### STORED DATA
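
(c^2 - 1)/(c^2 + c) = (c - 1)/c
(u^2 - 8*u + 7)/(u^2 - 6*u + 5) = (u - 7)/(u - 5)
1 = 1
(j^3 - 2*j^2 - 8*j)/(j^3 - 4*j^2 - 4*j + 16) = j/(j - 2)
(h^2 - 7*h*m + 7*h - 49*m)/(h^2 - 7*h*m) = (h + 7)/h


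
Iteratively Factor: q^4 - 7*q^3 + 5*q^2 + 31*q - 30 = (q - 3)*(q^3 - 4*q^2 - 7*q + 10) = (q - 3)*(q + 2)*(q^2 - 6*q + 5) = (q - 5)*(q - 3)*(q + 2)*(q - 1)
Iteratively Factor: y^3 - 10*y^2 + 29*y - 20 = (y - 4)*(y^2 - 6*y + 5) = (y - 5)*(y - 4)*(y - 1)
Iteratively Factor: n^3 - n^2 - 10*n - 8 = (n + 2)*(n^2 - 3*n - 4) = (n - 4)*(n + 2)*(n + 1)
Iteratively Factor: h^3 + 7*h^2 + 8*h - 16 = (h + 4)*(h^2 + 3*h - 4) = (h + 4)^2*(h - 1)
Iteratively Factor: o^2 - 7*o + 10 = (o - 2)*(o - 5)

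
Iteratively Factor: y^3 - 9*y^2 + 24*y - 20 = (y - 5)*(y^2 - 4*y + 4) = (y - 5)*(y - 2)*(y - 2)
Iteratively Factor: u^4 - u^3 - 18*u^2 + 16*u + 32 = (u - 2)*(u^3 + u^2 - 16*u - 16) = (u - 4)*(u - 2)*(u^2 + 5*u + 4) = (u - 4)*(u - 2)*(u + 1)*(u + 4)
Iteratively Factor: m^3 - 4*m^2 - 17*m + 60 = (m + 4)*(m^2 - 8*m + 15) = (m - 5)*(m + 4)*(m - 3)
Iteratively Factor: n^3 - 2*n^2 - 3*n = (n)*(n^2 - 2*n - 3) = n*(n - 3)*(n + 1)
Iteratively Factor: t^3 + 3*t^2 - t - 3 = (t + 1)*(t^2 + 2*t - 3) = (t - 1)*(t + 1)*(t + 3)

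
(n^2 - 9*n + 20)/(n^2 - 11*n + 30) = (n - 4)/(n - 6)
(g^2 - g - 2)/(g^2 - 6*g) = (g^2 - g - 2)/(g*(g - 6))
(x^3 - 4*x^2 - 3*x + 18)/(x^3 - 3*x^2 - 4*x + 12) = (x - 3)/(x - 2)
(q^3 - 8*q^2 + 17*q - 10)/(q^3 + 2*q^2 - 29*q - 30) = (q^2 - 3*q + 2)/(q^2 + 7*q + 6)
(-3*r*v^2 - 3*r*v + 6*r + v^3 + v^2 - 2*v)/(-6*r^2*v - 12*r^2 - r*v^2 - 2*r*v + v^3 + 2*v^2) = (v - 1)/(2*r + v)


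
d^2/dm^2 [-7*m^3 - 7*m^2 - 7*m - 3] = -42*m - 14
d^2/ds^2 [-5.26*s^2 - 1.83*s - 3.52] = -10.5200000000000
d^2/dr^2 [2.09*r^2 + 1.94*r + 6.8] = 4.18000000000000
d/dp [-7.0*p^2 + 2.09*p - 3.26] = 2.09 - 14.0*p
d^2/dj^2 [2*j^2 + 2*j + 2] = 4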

---

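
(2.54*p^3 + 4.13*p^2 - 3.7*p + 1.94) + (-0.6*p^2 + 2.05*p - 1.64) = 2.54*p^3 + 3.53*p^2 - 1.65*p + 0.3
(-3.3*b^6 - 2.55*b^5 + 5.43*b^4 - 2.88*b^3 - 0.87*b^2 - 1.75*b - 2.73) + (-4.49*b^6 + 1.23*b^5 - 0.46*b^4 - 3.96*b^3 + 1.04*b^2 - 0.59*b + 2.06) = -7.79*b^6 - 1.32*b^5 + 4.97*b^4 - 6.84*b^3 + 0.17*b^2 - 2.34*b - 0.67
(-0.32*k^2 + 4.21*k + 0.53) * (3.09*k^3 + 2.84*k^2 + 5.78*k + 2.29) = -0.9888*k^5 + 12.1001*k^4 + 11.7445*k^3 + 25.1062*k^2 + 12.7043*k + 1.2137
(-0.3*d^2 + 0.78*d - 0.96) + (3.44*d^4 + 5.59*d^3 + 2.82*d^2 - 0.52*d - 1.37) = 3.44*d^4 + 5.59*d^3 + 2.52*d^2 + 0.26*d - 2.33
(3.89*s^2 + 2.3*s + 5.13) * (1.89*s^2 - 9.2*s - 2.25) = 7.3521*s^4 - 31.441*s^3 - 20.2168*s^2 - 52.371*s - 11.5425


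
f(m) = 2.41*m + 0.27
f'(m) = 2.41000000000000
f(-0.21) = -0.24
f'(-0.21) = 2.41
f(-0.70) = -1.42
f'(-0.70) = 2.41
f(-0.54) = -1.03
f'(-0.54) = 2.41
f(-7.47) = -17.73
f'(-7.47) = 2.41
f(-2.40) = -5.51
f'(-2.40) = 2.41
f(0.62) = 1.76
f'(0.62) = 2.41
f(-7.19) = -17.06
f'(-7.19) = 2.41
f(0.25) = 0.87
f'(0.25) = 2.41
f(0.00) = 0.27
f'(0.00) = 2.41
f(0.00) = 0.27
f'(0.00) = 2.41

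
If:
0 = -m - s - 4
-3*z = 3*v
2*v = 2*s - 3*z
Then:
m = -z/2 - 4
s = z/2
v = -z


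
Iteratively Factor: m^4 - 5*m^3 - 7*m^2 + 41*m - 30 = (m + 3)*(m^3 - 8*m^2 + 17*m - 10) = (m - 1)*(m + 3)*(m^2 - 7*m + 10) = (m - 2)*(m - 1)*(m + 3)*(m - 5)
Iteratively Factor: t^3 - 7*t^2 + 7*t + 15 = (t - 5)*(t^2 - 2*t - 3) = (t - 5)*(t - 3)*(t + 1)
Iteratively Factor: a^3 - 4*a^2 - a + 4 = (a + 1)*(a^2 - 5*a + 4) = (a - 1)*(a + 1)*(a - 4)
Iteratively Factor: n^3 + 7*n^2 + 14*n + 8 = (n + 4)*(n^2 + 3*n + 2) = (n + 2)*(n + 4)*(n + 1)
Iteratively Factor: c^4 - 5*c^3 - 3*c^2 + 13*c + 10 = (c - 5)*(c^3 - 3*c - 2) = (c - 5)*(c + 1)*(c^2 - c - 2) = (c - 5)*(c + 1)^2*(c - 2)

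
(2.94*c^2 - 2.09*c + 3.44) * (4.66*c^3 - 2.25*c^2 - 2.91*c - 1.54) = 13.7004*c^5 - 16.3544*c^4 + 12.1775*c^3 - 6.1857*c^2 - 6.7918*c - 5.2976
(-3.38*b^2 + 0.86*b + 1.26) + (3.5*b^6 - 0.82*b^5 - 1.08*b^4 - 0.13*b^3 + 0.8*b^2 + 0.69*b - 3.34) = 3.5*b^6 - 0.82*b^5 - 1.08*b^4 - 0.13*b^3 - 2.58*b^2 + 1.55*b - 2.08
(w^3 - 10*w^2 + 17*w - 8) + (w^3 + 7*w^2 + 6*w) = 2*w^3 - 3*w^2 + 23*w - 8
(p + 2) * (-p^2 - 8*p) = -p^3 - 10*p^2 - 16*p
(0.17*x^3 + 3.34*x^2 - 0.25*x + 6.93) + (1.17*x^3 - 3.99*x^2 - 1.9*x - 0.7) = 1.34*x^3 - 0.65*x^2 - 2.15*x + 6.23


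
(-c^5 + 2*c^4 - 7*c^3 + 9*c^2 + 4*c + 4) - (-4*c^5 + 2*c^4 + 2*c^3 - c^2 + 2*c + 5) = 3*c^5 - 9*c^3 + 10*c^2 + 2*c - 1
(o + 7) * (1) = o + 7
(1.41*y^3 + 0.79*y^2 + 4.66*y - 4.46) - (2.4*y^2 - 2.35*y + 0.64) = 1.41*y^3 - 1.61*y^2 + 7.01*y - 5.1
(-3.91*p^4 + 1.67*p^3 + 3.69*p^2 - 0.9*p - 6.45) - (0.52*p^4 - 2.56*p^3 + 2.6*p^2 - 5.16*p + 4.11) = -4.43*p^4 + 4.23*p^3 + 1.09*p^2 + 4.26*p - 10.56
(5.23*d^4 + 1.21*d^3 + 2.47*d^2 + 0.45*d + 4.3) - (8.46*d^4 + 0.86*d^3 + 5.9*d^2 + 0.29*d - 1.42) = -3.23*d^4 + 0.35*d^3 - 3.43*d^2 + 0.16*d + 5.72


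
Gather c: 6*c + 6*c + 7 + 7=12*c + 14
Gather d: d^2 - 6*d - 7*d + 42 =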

==

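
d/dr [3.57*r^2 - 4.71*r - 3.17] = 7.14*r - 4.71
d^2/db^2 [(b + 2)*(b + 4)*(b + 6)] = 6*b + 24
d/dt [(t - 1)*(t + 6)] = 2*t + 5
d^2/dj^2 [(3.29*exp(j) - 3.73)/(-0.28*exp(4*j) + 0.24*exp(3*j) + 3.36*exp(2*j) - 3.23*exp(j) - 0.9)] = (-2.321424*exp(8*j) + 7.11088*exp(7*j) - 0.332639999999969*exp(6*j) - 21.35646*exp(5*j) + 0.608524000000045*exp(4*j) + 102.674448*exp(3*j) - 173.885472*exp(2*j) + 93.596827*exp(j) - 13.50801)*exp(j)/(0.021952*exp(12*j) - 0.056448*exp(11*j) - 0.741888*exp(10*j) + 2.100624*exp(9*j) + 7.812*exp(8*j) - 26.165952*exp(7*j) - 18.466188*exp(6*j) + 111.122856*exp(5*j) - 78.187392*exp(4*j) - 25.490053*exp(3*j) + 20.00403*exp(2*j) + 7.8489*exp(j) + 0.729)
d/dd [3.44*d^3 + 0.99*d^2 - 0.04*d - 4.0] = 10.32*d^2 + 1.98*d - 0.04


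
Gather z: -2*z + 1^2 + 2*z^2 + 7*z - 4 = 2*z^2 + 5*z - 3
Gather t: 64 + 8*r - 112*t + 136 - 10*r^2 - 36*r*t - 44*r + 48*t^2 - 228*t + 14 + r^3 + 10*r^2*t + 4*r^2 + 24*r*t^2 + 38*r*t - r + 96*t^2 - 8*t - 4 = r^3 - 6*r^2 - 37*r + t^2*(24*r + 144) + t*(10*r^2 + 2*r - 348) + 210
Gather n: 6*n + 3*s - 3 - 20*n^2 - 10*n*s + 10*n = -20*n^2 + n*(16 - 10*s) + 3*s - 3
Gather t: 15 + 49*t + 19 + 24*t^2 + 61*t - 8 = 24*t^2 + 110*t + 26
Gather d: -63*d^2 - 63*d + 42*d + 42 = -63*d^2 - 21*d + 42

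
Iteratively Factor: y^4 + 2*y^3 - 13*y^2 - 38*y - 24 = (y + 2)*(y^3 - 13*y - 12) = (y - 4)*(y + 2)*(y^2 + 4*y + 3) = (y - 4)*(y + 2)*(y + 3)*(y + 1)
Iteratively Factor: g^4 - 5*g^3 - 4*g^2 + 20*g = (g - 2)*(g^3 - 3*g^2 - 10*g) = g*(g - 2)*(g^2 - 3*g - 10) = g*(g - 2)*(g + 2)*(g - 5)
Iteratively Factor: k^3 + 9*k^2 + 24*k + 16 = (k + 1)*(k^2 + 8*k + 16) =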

### PROBLEM TO SOLVE
Could you repeat exactly the lines above from the line with "(c^2 - 1)/(c^2 + c) = (c - 1)/c" up to and including the line with "Iteratively Factor: o^2", and only those?

### EXERCISE SOLUTION
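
(c^2 - 1)/(c^2 + c) = (c - 1)/c
(u^2 - 8*u + 7)/(u^2 - 6*u + 5) = (u - 7)/(u - 5)
1 = 1
(j^3 - 2*j^2 - 8*j)/(j^3 - 4*j^2 - 4*j + 16) = j/(j - 2)
(h^2 - 7*h*m + 7*h - 49*m)/(h^2 - 7*h*m) = (h + 7)/h


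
Iteratively Factor: q^4 - 7*q^3 + 5*q^2 + 31*q - 30 = (q - 3)*(q^3 - 4*q^2 - 7*q + 10) = (q - 3)*(q + 2)*(q^2 - 6*q + 5) = (q - 5)*(q - 3)*(q + 2)*(q - 1)
Iteratively Factor: y^3 - 10*y^2 + 29*y - 20 = (y - 4)*(y^2 - 6*y + 5) = (y - 5)*(y - 4)*(y - 1)
Iteratively Factor: n^3 - n^2 - 10*n - 8 = (n + 2)*(n^2 - 3*n - 4) = (n - 4)*(n + 2)*(n + 1)
Iteratively Factor: h^3 + 7*h^2 + 8*h - 16 = (h + 4)*(h^2 + 3*h - 4) = (h + 4)^2*(h - 1)
Iteratively Factor: o^2 - 7*o + 10 = (o - 2)*(o - 5)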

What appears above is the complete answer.